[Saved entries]
***
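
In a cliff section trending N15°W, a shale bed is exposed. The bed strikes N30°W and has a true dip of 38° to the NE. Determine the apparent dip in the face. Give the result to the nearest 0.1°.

11.4°

The strike is N30°W and the section trends N15°W; the acute angle between them is β = 15°.
tan(apparent dip) = tan 38° · sin 15° = 0.2022
apparent dip = arctan 0.2022 = 11.43°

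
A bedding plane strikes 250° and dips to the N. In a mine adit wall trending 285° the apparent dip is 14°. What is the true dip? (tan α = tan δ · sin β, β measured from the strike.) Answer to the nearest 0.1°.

23.5°

β = acute angle between strike 250° and section 285° = 35°.
tan(true dip) = tan 14° / sin 35° = 0.4347
δ = arctan(0.4347) = 23.49°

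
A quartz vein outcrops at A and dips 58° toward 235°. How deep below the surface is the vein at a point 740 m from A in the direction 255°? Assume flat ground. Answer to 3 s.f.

1110 m

The hole lies 20° from the dip direction, so the down-dip offset is 740 × cos 20° = 695.37 m.
Depth = down-dip offset × tan(dip) = 695.37 × tan 58° = 695.37 × 1.6003
Depth = 1112.83 m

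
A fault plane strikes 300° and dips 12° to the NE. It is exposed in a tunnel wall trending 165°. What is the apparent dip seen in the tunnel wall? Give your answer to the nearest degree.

The strike is 300° and the section trends 165°; the acute angle between them is β = 45°.
tan(apparent dip) = tan 12° · sin 45° = 0.1503
α = arctan(0.1503) = 8.55°

9°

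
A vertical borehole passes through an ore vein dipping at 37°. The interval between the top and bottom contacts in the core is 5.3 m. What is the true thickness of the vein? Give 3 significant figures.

4.23 m

True thickness t = h · cos(dip) = 5.3 × cos 37°
t = 5.3 × 0.7986 = 4.233 m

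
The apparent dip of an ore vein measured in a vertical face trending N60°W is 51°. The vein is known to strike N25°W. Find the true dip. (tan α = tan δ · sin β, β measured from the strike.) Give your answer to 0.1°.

β = acute angle between strike N25°W and section N60°W = 35°.
tan δ = tan α / sin β = tan 51° / sin 35° = 1.2349 / 0.5736 = 2.1530
true dip = arctan 2.1530 = 65.09°

65.1°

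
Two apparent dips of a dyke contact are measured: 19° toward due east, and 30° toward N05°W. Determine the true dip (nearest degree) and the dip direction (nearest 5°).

true dip 35°, dip direction 030°

Each apparent-dip line lies in the plane. As unit vectors (x east, y north, z up), v₁ plunges 19°→due east and v₂ plunges 30°→N05°W.
The plane normal is n = v₁ × v₂ ∝ (0.281, 0.497, 0.816).
Dip δ = arctan(|n_h|/n_z) = arctan(0.571/0.816) = 35.0°.
Dip direction = azimuth of (n_x, n_y) = atan2(0.281, 0.497) = 29°.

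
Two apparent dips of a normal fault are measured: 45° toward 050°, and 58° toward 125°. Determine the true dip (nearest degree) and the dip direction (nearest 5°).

Represent each trace as a vector plunging at its apparent dip toward its trend (east-north-up frame): v₁ = (0.542, 0.455, -0.707), v₂ = (0.434, -0.304, -0.848).
The plane normal is n = v₁ × v₂ ∝ (0.600, -0.152, 0.362).
True dip = arccos(n_z / |n|) = arccos(0.5045) = 59.7°.
Dip direction = azimuth of (n_x, n_y) = atan2(0.600, -0.152) = 104°.

true dip 60°, dip direction 105°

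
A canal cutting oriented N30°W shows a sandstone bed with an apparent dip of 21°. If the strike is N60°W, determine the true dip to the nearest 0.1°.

37.5°

β = acute angle between strike N60°W and section N30°W = 30°.
tan(true dip) = tan 21° / sin 30° = 0.7677
true dip = arctan 0.7677 = 37.51°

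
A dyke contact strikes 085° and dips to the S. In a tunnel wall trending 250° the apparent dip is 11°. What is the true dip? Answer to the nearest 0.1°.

36.9°

The section is 15° from the strike.
tan δ = tan α / sin β = tan 11° / sin 15° = 0.1944 / 0.2588 = 0.7510
true dip = arctan 0.7510 = 36.91°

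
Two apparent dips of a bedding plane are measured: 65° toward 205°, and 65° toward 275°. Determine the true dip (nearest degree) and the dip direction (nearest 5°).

Each apparent-dip line lies in the plane. As unit vectors (x east, y north, z up), v₁ plunges 65°→205° and v₂ plunges 65°→275°.
n = v₁ × v₂ = (-0.381, -0.220, 0.168) (taken with n_z > 0).
Dip δ = arctan(|n_h|/n_z) = arctan(0.439/0.168) = 69.1°.
Dip direction = azimuth of (n_x, n_y) = atan2(-0.381, -0.220) = 240°.

true dip 69°, dip direction 240°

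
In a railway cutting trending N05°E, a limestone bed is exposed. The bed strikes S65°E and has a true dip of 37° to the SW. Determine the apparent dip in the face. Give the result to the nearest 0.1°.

35.3°

The section lies 70° from the strike.
tan α = tan 37° × sin 70° = 0.7536 × 0.9397 = 0.7081
α = arctan(0.7081) = 35.30°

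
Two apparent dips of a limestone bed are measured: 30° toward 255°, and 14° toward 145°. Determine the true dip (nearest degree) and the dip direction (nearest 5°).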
***
WORK INSTRUCTION: All of the entries must be given again, word for word.

RESULT OF THE EXERCISE:
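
In a cliff section trending N15°W, a shale bed is exposed. The bed strikes N30°W and has a true dip of 38° to the NE. Determine the apparent dip in the face. Give the result to the nearest 0.1°.

11.4°

The strike is N30°W and the section trends N15°W; the acute angle between them is β = 15°.
tan(apparent dip) = tan 38° · sin 15° = 0.2022
apparent dip = arctan 0.2022 = 11.43°

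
A bedding plane strikes 250° and dips to the N. In a mine adit wall trending 285° the apparent dip is 14°. What is the true dip? (tan α = tan δ · sin β, β measured from the strike.) Answer to the nearest 0.1°.

23.5°

β = acute angle between strike 250° and section 285° = 35°.
tan(true dip) = tan 14° / sin 35° = 0.4347
δ = arctan(0.4347) = 23.49°

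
A quartz vein outcrops at A and dips 58° toward 235°. How deep below the surface is the vein at a point 740 m from A in the direction 255°? Assume flat ground. Answer to 3 s.f.

1110 m

The hole lies 20° from the dip direction, so the down-dip offset is 740 × cos 20° = 695.37 m.
Depth = down-dip offset × tan(dip) = 695.37 × tan 58° = 695.37 × 1.6003
Depth = 1112.83 m

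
A fault plane strikes 300° and dips 12° to the NE. It is exposed in a tunnel wall trending 165°. What is the apparent dip seen in the tunnel wall? Give your answer to the nearest degree.

The strike is 300° and the section trends 165°; the acute angle between them is β = 45°.
tan(apparent dip) = tan 12° · sin 45° = 0.1503
α = arctan(0.1503) = 8.55°

9°

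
A vertical borehole passes through an ore vein dipping at 37°. The interval between the top and bottom contacts in the core is 5.3 m. What is the true thickness of the vein? Give 3 significant figures.

4.23 m

True thickness t = h · cos(dip) = 5.3 × cos 37°
t = 5.3 × 0.7986 = 4.233 m

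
The apparent dip of an ore vein measured in a vertical face trending N60°W is 51°. The vein is known to strike N25°W. Find the true dip. (tan α = tan δ · sin β, β measured from the strike.) Give your answer to 0.1°.

β = acute angle between strike N25°W and section N60°W = 35°.
tan δ = tan α / sin β = tan 51° / sin 35° = 1.2349 / 0.5736 = 2.1530
true dip = arctan 2.1530 = 65.09°

65.1°

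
Two apparent dips of a dyke contact are measured: 19° toward due east, and 30° toward N05°W. Determine the true dip (nearest degree) and the dip direction (nearest 5°).

true dip 35°, dip direction 030°

Each apparent-dip line lies in the plane. As unit vectors (x east, y north, z up), v₁ plunges 19°→due east and v₂ plunges 30°→N05°W.
The plane normal is n = v₁ × v₂ ∝ (0.281, 0.497, 0.816).
Dip δ = arctan(|n_h|/n_z) = arctan(0.571/0.816) = 35.0°.
Dip direction = azimuth of (n_x, n_y) = atan2(0.281, 0.497) = 29°.

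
Two apparent dips of a normal fault are measured: 45° toward 050°, and 58° toward 125°. Determine the true dip (nearest degree) and the dip direction (nearest 5°).

Represent each trace as a vector plunging at its apparent dip toward its trend (east-north-up frame): v₁ = (0.542, 0.455, -0.707), v₂ = (0.434, -0.304, -0.848).
The plane normal is n = v₁ × v₂ ∝ (0.600, -0.152, 0.362).
True dip = arccos(n_z / |n|) = arccos(0.5045) = 59.7°.
Dip direction = azimuth of (n_x, n_y) = atan2(0.600, -0.152) = 104°.

true dip 60°, dip direction 105°

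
A canal cutting oriented N30°W shows a sandstone bed with an apparent dip of 21°. If the strike is N60°W, determine the true dip to the nearest 0.1°.

37.5°

β = acute angle between strike N60°W and section N30°W = 30°.
tan(true dip) = tan 21° / sin 30° = 0.7677
true dip = arctan 0.7677 = 37.51°

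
A dyke contact strikes 085° and dips to the S. In a tunnel wall trending 250° the apparent dip is 11°. What is the true dip? Answer to the nearest 0.1°.

36.9°

The section is 15° from the strike.
tan δ = tan α / sin β = tan 11° / sin 15° = 0.1944 / 0.2588 = 0.7510
true dip = arctan 0.7510 = 36.91°

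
Two apparent dips of a bedding plane are measured: 65° toward 205°, and 65° toward 275°. Determine the true dip (nearest degree) and the dip direction (nearest 5°).

Each apparent-dip line lies in the plane. As unit vectors (x east, y north, z up), v₁ plunges 65°→205° and v₂ plunges 65°→275°.
n = v₁ × v₂ = (-0.381, -0.220, 0.168) (taken with n_z > 0).
Dip δ = arctan(|n_h|/n_z) = arctan(0.439/0.168) = 69.1°.
Dip direction = azimuth of (n_x, n_y) = atan2(-0.381, -0.220) = 240°.

true dip 69°, dip direction 240°

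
In a railway cutting trending N05°E, a limestone bed is exposed. The bed strikes S65°E and has a true dip of 37° to the SW. Determine the apparent dip in the face. Give the result to the nearest 0.1°.

35.3°

The section lies 70° from the strike.
tan α = tan 37° × sin 70° = 0.7536 × 0.9397 = 0.7081
α = arctan(0.7081) = 35.30°

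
Two apparent dips of a limestone bed are measured: 30° toward 255°, and 14° toward 145°. Determine the true dip (nearest degree) and the dip direction (nearest 5°).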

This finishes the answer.